- **What you have to do**: Write out the entries below in full, exactly as given.

Collected data:
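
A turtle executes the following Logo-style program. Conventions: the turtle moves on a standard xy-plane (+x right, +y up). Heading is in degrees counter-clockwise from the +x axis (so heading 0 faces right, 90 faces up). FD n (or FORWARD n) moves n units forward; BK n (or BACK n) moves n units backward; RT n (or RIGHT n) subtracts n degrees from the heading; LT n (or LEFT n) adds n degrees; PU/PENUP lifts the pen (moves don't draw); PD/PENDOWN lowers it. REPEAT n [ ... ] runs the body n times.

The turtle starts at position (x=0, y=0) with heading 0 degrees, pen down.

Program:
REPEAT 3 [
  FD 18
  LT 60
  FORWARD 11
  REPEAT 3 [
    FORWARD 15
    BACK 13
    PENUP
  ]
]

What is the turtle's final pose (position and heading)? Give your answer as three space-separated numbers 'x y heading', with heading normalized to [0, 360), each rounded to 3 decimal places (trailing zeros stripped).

Executing turtle program step by step:
Start: pos=(0,0), heading=0, pen down
REPEAT 3 [
  -- iteration 1/3 --
  FD 18: (0,0) -> (18,0) [heading=0, draw]
  LT 60: heading 0 -> 60
  FD 11: (18,0) -> (23.5,9.526) [heading=60, draw]
  REPEAT 3 [
    -- iteration 1/3 --
    FD 15: (23.5,9.526) -> (31,22.517) [heading=60, draw]
    BK 13: (31,22.517) -> (24.5,11.258) [heading=60, draw]
    PU: pen up
    -- iteration 2/3 --
    FD 15: (24.5,11.258) -> (32,24.249) [heading=60, move]
    BK 13: (32,24.249) -> (25.5,12.99) [heading=60, move]
    PU: pen up
    -- iteration 3/3 --
    FD 15: (25.5,12.99) -> (33,25.981) [heading=60, move]
    BK 13: (33,25.981) -> (26.5,14.722) [heading=60, move]
    PU: pen up
  ]
  -- iteration 2/3 --
  FD 18: (26.5,14.722) -> (35.5,30.311) [heading=60, move]
  LT 60: heading 60 -> 120
  FD 11: (35.5,30.311) -> (30,39.837) [heading=120, move]
  REPEAT 3 [
    -- iteration 1/3 --
    FD 15: (30,39.837) -> (22.5,52.828) [heading=120, move]
    BK 13: (22.5,52.828) -> (29,41.569) [heading=120, move]
    PU: pen up
    -- iteration 2/3 --
    FD 15: (29,41.569) -> (21.5,54.56) [heading=120, move]
    BK 13: (21.5,54.56) -> (28,43.301) [heading=120, move]
    PU: pen up
    -- iteration 3/3 --
    FD 15: (28,43.301) -> (20.5,56.292) [heading=120, move]
    BK 13: (20.5,56.292) -> (27,45.033) [heading=120, move]
    PU: pen up
  ]
  -- iteration 3/3 --
  FD 18: (27,45.033) -> (18,60.622) [heading=120, move]
  LT 60: heading 120 -> 180
  FD 11: (18,60.622) -> (7,60.622) [heading=180, move]
  REPEAT 3 [
    -- iteration 1/3 --
    FD 15: (7,60.622) -> (-8,60.622) [heading=180, move]
    BK 13: (-8,60.622) -> (5,60.622) [heading=180, move]
    PU: pen up
    -- iteration 2/3 --
    FD 15: (5,60.622) -> (-10,60.622) [heading=180, move]
    BK 13: (-10,60.622) -> (3,60.622) [heading=180, move]
    PU: pen up
    -- iteration 3/3 --
    FD 15: (3,60.622) -> (-12,60.622) [heading=180, move]
    BK 13: (-12,60.622) -> (1,60.622) [heading=180, move]
    PU: pen up
  ]
]
Final: pos=(1,60.622), heading=180, 4 segment(s) drawn

Answer: 1 60.622 180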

- **Solution for this task**:
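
A turtle executes the following Logo-style program. Conventions: the turtle moves on a standard xy-plane (+x right, +y up). Heading is in degrees counter-clockwise from the +x axis (so heading 0 faces right, 90 faces up). FD n (or FORWARD n) moves n units forward; BK n (or BACK n) moves n units backward; RT n (or RIGHT n) subtracts n degrees from the heading; LT n (or LEFT n) adds n degrees; PU/PENUP lifts the pen (moves don't draw); PD/PENDOWN lowers it. REPEAT n [ ... ] runs the body n times.

The turtle starts at position (x=0, y=0) with heading 0 degrees, pen down.

Program:
REPEAT 3 [
  FD 18
  LT 60
  FORWARD 11
  REPEAT 3 [
    FORWARD 15
    BACK 13
    PENUP
  ]
]

What is the turtle's final pose (position and heading)? Give your answer as three space-separated numbers 'x y heading', with heading normalized to [0, 360), each rounded to 3 decimal places (trailing zeros stripped).

Executing turtle program step by step:
Start: pos=(0,0), heading=0, pen down
REPEAT 3 [
  -- iteration 1/3 --
  FD 18: (0,0) -> (18,0) [heading=0, draw]
  LT 60: heading 0 -> 60
  FD 11: (18,0) -> (23.5,9.526) [heading=60, draw]
  REPEAT 3 [
    -- iteration 1/3 --
    FD 15: (23.5,9.526) -> (31,22.517) [heading=60, draw]
    BK 13: (31,22.517) -> (24.5,11.258) [heading=60, draw]
    PU: pen up
    -- iteration 2/3 --
    FD 15: (24.5,11.258) -> (32,24.249) [heading=60, move]
    BK 13: (32,24.249) -> (25.5,12.99) [heading=60, move]
    PU: pen up
    -- iteration 3/3 --
    FD 15: (25.5,12.99) -> (33,25.981) [heading=60, move]
    BK 13: (33,25.981) -> (26.5,14.722) [heading=60, move]
    PU: pen up
  ]
  -- iteration 2/3 --
  FD 18: (26.5,14.722) -> (35.5,30.311) [heading=60, move]
  LT 60: heading 60 -> 120
  FD 11: (35.5,30.311) -> (30,39.837) [heading=120, move]
  REPEAT 3 [
    -- iteration 1/3 --
    FD 15: (30,39.837) -> (22.5,52.828) [heading=120, move]
    BK 13: (22.5,52.828) -> (29,41.569) [heading=120, move]
    PU: pen up
    -- iteration 2/3 --
    FD 15: (29,41.569) -> (21.5,54.56) [heading=120, move]
    BK 13: (21.5,54.56) -> (28,43.301) [heading=120, move]
    PU: pen up
    -- iteration 3/3 --
    FD 15: (28,43.301) -> (20.5,56.292) [heading=120, move]
    BK 13: (20.5,56.292) -> (27,45.033) [heading=120, move]
    PU: pen up
  ]
  -- iteration 3/3 --
  FD 18: (27,45.033) -> (18,60.622) [heading=120, move]
  LT 60: heading 120 -> 180
  FD 11: (18,60.622) -> (7,60.622) [heading=180, move]
  REPEAT 3 [
    -- iteration 1/3 --
    FD 15: (7,60.622) -> (-8,60.622) [heading=180, move]
    BK 13: (-8,60.622) -> (5,60.622) [heading=180, move]
    PU: pen up
    -- iteration 2/3 --
    FD 15: (5,60.622) -> (-10,60.622) [heading=180, move]
    BK 13: (-10,60.622) -> (3,60.622) [heading=180, move]
    PU: pen up
    -- iteration 3/3 --
    FD 15: (3,60.622) -> (-12,60.622) [heading=180, move]
    BK 13: (-12,60.622) -> (1,60.622) [heading=180, move]
    PU: pen up
  ]
]
Final: pos=(1,60.622), heading=180, 4 segment(s) drawn

Answer: 1 60.622 180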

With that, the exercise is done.